=== SOURCE DATA ===

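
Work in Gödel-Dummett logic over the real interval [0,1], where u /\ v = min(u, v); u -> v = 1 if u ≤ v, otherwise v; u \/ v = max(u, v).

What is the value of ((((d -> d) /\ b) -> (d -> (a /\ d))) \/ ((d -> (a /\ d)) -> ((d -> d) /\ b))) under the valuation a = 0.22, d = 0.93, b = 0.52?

(d -> d): 0.93 ≤ 0.93, so result = 1
((d -> d) /\ b) = min(1, 0.52) = 0.52
(a /\ d) = min(0.22, 0.93) = 0.22
(d -> (a /\ d)): 0.93 > 0.22, so result = 0.22
(((d -> d) /\ b) -> (d -> (a /\ d))): 0.52 > 0.22, so result = 0.22
(a /\ d) = min(0.22, 0.93) = 0.22
(d -> (a /\ d)): 0.93 > 0.22, so result = 0.22
(d -> d): 0.93 ≤ 0.93, so result = 1
((d -> d) /\ b) = min(1, 0.52) = 0.52
((d -> (a /\ d)) -> ((d -> d) /\ b)): 0.22 ≤ 0.52, so result = 1
((((d -> d) /\ b) -> (d -> (a /\ d))) \/ ((d -> (a /\ d)) -> ((d -> d) /\ b))) = max(0.22, 1) = 1

1.00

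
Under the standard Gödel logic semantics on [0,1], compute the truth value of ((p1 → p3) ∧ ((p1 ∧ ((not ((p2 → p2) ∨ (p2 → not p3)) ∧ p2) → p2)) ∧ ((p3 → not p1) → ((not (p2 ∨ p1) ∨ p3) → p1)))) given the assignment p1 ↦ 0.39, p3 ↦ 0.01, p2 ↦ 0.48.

0.01

(p1 → p3): 0.39 > 0.01, so result = 0.01
(p2 → p2): 0.48 ≤ 0.48, so result = 1
not p3: Gödel ¬ of 0.01 = 0 (operand ≠ 0)
(p2 → not p3): 0.48 > 0, so result = 0
((p2 → p2) ∨ (p2 → not p3)) = max(1, 0) = 1
not ((p2 → p2) ∨ (p2 → not p3)): Gödel ¬ of 1 = 0 (operand ≠ 0)
(not ((p2 → p2) ∨ (p2 → not p3)) ∧ p2) = min(0, 0.48) = 0
((not ((p2 → p2) ∨ (p2 → not p3)) ∧ p2) → p2): 0 ≤ 0.48, so result = 1
(p1 ∧ ((not ((p2 → p2) ∨ (p2 → not p3)) ∧ p2) → p2)) = min(0.39, 1) = 0.39
not p1: Gödel ¬ of 0.39 = 0 (operand ≠ 0)
(p3 → not p1): 0.01 > 0, so result = 0
(p2 ∨ p1) = max(0.48, 0.39) = 0.48
not (p2 ∨ p1): Gödel ¬ of 0.48 = 0 (operand ≠ 0)
(not (p2 ∨ p1) ∨ p3) = max(0, 0.01) = 0.01
((not (p2 ∨ p1) ∨ p3) → p1): 0.01 ≤ 0.39, so result = 1
((p3 → not p1) → ((not (p2 ∨ p1) ∨ p3) → p1)): 0 ≤ 1, so result = 1
((p1 ∧ ((not ((p2 → p2) ∨ (p2 → not p3)) ∧ p2) → p2)) ∧ ((p3 → not p1) → ((not (p2 ∨ p1) ∨ p3) → p1))) = min(0.39, 1) = 0.39
((p1 → p3) ∧ ((p1 ∧ ((not ((p2 → p2) ∨ (p2 → not p3)) ∧ p2) → p2)) ∧ ((p3 → not p1) → ((not (p2 ∨ p1) ∨ p3) → p1)))) = min(0.01, 0.39) = 0.01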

===

**WHAT TO DO**
An acceptable answer repeats every entry exactly, with nothing omitted.

**YOUR RESPONSE**
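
Work in Gödel-Dummett logic over the real interval [0,1], where u /\ v = min(u, v); u -> v = 1 if u ≤ v, otherwise v; u \/ v = max(u, v).

What is the value of ((((d -> d) /\ b) -> (d -> (a /\ d))) \/ ((d -> (a /\ d)) -> ((d -> d) /\ b))) under the valuation a = 0.22, d = 0.93, b = 0.52?

(d -> d): 0.93 ≤ 0.93, so result = 1
((d -> d) /\ b) = min(1, 0.52) = 0.52
(a /\ d) = min(0.22, 0.93) = 0.22
(d -> (a /\ d)): 0.93 > 0.22, so result = 0.22
(((d -> d) /\ b) -> (d -> (a /\ d))): 0.52 > 0.22, so result = 0.22
(a /\ d) = min(0.22, 0.93) = 0.22
(d -> (a /\ d)): 0.93 > 0.22, so result = 0.22
(d -> d): 0.93 ≤ 0.93, so result = 1
((d -> d) /\ b) = min(1, 0.52) = 0.52
((d -> (a /\ d)) -> ((d -> d) /\ b)): 0.22 ≤ 0.52, so result = 1
((((d -> d) /\ b) -> (d -> (a /\ d))) \/ ((d -> (a /\ d)) -> ((d -> d) /\ b))) = max(0.22, 1) = 1

1.00

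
Under the standard Gödel logic semantics on [0,1], compute the truth value of ((p1 → p3) ∧ ((p1 ∧ ((not ((p2 → p2) ∨ (p2 → not p3)) ∧ p2) → p2)) ∧ ((p3 → not p1) → ((not (p2 ∨ p1) ∨ p3) → p1)))) given the assignment p1 ↦ 0.39, p3 ↦ 0.01, p2 ↦ 0.48.

0.01

(p1 → p3): 0.39 > 0.01, so result = 0.01
(p2 → p2): 0.48 ≤ 0.48, so result = 1
not p3: Gödel ¬ of 0.01 = 0 (operand ≠ 0)
(p2 → not p3): 0.48 > 0, so result = 0
((p2 → p2) ∨ (p2 → not p3)) = max(1, 0) = 1
not ((p2 → p2) ∨ (p2 → not p3)): Gödel ¬ of 1 = 0 (operand ≠ 0)
(not ((p2 → p2) ∨ (p2 → not p3)) ∧ p2) = min(0, 0.48) = 0
((not ((p2 → p2) ∨ (p2 → not p3)) ∧ p2) → p2): 0 ≤ 0.48, so result = 1
(p1 ∧ ((not ((p2 → p2) ∨ (p2 → not p3)) ∧ p2) → p2)) = min(0.39, 1) = 0.39
not p1: Gödel ¬ of 0.39 = 0 (operand ≠ 0)
(p3 → not p1): 0.01 > 0, so result = 0
(p2 ∨ p1) = max(0.48, 0.39) = 0.48
not (p2 ∨ p1): Gödel ¬ of 0.48 = 0 (operand ≠ 0)
(not (p2 ∨ p1) ∨ p3) = max(0, 0.01) = 0.01
((not (p2 ∨ p1) ∨ p3) → p1): 0.01 ≤ 0.39, so result = 1
((p3 → not p1) → ((not (p2 ∨ p1) ∨ p3) → p1)): 0 ≤ 1, so result = 1
((p1 ∧ ((not ((p2 → p2) ∨ (p2 → not p3)) ∧ p2) → p2)) ∧ ((p3 → not p1) → ((not (p2 ∨ p1) ∨ p3) → p1))) = min(0.39, 1) = 0.39
((p1 → p3) ∧ ((p1 ∧ ((not ((p2 → p2) ∨ (p2 → not p3)) ∧ p2) → p2)) ∧ ((p3 → not p1) → ((not (p2 ∨ p1) ∨ p3) → p1)))) = min(0.01, 0.39) = 0.01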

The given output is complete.